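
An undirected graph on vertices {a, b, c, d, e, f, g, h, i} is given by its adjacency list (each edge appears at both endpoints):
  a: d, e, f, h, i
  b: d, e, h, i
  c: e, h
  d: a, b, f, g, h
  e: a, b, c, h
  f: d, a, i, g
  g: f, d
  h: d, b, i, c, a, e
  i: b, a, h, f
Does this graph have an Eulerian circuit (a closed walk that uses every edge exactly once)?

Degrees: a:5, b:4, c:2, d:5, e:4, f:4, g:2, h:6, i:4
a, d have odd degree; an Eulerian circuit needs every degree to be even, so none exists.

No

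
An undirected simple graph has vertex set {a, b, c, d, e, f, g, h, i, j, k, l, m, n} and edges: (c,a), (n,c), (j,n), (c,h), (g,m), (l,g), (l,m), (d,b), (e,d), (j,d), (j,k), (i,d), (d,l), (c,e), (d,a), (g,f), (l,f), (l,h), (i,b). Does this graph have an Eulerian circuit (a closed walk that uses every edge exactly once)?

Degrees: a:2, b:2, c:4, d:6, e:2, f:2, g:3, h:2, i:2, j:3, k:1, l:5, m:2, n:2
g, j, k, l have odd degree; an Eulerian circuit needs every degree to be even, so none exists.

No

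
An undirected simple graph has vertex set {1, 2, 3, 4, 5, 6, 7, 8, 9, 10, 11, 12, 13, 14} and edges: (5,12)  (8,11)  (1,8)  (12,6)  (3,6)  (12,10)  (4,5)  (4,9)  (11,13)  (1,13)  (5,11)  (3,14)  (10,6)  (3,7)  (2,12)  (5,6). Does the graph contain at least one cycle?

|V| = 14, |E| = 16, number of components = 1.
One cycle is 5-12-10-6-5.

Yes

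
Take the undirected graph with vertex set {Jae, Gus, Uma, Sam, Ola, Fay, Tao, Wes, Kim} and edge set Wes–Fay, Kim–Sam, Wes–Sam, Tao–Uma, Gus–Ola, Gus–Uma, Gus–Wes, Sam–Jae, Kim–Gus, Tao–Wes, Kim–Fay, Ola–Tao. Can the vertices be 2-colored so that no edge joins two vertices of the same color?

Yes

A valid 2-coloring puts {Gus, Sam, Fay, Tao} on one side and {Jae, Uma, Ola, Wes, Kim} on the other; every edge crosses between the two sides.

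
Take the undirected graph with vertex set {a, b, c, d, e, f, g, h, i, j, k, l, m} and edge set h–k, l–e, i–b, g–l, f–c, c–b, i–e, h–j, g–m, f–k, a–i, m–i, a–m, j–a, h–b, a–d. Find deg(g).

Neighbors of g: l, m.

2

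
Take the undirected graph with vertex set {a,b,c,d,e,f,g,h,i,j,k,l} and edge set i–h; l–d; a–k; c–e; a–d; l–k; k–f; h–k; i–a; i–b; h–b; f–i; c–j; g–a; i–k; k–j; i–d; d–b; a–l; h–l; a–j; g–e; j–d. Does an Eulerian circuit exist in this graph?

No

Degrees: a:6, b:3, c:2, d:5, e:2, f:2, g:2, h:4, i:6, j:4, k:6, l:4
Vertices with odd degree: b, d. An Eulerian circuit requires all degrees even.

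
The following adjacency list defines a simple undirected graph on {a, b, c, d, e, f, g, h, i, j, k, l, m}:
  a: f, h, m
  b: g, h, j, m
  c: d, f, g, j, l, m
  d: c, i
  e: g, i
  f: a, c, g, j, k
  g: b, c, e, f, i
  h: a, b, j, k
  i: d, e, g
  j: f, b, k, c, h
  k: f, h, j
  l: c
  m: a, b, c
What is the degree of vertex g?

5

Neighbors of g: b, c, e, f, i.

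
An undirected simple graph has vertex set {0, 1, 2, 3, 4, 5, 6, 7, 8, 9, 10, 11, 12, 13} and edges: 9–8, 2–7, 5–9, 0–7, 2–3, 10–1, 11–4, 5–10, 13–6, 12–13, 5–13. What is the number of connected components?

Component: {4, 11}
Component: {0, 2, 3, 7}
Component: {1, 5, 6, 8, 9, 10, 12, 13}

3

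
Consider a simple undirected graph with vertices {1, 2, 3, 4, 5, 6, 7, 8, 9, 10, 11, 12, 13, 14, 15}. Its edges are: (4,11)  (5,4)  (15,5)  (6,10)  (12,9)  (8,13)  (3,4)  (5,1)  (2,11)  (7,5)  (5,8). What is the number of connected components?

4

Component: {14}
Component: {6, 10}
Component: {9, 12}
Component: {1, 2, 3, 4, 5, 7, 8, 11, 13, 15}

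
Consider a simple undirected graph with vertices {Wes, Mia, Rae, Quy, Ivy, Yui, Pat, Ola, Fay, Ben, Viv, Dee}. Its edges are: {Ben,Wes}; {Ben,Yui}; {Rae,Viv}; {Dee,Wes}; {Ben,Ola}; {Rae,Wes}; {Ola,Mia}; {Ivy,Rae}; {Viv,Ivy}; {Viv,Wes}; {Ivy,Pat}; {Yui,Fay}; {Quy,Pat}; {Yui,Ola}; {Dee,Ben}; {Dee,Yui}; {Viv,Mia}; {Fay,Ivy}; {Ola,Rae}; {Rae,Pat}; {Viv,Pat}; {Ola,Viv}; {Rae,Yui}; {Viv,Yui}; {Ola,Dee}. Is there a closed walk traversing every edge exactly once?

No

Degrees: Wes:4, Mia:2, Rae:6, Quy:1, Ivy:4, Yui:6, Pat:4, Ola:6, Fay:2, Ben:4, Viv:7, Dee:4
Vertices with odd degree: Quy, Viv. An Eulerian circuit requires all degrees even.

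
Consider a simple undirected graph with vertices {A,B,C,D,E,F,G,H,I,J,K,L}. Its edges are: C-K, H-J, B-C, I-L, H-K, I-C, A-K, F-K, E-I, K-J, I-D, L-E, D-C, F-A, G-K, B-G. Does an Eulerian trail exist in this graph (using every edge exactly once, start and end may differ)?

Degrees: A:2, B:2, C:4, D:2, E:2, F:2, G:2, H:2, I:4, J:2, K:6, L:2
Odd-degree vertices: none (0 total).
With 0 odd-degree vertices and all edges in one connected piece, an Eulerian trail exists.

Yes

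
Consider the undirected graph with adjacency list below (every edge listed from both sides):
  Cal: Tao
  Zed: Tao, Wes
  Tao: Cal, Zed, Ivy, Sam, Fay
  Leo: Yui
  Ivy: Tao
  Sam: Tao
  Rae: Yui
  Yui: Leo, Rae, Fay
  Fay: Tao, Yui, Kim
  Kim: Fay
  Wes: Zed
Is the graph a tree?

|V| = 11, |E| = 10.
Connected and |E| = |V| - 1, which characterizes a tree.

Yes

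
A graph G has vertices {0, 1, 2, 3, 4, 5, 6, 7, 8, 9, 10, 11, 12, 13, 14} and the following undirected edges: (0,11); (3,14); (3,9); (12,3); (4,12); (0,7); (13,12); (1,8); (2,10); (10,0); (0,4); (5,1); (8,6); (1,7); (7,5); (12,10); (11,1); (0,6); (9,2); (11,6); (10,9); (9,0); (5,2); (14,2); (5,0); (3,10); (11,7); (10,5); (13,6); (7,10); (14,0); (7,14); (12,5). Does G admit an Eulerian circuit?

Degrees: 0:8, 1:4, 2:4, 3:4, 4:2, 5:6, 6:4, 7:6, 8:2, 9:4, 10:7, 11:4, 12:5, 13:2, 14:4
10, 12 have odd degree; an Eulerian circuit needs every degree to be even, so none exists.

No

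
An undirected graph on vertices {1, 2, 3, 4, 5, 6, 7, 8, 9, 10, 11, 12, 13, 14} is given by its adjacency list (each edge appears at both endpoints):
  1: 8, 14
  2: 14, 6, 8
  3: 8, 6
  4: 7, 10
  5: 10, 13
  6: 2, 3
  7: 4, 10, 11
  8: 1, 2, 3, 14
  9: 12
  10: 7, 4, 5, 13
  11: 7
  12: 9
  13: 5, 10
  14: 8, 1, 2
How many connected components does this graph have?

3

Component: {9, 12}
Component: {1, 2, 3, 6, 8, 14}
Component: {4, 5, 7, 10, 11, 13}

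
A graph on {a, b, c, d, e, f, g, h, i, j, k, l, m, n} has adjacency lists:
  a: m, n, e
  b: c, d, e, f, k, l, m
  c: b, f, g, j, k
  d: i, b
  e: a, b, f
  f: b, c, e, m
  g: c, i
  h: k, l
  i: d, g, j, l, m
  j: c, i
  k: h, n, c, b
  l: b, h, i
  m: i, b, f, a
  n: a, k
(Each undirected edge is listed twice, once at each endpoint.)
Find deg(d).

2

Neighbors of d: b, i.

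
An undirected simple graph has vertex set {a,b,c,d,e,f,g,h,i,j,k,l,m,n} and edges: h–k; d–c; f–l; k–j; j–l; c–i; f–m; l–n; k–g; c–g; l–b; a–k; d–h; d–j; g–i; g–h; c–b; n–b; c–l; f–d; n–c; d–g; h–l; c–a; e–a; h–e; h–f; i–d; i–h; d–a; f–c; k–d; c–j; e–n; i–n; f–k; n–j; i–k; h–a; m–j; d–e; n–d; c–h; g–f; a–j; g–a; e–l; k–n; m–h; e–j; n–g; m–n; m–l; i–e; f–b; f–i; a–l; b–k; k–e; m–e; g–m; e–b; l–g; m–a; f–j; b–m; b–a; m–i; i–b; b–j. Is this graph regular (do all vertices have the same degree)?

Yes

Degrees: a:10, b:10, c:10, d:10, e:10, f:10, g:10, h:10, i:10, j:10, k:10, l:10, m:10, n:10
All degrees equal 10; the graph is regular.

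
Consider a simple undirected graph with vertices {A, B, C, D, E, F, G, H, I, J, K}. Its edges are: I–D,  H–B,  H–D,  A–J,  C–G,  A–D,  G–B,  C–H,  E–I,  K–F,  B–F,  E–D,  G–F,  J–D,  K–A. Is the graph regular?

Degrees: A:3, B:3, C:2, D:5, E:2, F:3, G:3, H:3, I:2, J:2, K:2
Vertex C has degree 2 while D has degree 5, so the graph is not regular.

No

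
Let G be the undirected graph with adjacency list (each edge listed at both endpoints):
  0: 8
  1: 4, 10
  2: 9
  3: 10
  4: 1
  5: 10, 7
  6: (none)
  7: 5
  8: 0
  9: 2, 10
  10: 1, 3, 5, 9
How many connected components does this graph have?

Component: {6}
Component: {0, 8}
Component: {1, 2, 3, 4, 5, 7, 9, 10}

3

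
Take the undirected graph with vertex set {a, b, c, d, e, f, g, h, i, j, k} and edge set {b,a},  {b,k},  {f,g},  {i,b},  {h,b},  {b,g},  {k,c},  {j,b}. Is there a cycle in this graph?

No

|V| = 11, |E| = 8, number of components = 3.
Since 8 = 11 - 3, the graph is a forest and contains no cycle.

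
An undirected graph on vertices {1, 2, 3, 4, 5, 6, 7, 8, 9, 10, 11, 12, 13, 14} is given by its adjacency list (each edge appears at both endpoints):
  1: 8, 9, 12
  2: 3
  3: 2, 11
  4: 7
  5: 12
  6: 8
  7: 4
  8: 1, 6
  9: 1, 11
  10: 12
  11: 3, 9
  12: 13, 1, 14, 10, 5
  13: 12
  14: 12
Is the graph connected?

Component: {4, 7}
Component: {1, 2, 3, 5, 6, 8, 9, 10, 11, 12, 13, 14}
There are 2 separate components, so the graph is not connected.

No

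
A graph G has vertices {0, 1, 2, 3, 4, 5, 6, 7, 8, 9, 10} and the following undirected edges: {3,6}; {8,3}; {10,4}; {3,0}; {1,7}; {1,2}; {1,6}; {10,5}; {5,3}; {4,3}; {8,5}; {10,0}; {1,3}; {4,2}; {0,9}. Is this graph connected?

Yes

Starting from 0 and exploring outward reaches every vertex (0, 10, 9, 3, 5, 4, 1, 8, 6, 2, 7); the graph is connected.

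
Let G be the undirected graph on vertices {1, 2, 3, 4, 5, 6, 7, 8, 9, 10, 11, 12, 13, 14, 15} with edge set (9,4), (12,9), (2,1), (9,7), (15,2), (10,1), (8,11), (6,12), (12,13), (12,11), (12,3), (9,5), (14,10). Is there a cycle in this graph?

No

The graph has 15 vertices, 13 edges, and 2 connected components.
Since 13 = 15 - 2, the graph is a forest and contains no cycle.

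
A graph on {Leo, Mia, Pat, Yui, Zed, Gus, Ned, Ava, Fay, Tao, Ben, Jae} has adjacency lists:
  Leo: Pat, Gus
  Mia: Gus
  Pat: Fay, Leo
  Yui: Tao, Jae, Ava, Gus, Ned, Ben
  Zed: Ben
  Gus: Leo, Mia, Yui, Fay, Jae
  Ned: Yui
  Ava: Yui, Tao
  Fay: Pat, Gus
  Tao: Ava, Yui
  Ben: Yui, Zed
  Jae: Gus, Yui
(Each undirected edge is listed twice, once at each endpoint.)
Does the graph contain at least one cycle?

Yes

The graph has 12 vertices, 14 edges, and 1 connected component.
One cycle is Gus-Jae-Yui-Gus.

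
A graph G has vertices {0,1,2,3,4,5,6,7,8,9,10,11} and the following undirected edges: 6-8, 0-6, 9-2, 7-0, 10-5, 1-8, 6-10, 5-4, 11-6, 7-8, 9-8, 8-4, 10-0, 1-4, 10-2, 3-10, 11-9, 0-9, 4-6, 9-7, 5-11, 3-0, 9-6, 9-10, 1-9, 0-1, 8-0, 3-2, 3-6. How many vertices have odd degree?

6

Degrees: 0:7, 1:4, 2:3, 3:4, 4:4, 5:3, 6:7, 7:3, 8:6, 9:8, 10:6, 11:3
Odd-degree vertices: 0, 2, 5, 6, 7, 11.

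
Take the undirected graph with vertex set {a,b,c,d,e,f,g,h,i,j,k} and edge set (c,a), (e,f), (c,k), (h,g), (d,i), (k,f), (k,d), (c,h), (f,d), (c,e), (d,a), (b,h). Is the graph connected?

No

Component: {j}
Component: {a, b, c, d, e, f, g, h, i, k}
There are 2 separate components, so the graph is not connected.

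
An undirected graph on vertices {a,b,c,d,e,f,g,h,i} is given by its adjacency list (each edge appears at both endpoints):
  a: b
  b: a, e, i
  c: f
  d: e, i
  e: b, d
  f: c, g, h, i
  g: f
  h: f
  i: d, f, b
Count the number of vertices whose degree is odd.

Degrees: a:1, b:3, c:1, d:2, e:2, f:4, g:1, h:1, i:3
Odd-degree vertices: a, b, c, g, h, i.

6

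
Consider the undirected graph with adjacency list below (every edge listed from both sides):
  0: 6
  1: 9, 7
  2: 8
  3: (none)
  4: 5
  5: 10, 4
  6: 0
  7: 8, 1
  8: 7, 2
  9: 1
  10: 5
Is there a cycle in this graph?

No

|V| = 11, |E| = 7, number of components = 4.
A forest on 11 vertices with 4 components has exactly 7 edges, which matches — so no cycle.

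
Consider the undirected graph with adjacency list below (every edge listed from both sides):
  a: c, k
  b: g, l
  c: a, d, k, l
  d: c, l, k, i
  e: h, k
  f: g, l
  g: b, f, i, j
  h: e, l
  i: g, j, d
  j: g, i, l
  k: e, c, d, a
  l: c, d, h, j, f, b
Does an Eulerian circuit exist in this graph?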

======

Assigned task: Within the entries, find all lines holding "lists" and copy each one.

Solved exercise:
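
A graph on {a, b, c, d, e, f, g, h, i, j, k, l, m, n} has adjacency lists:
A graph on {Leo, Mia, Pat, Yui, Zed, Gus, Ned, Ava, Fay, Tao, Ben, Jae} has adjacency lists: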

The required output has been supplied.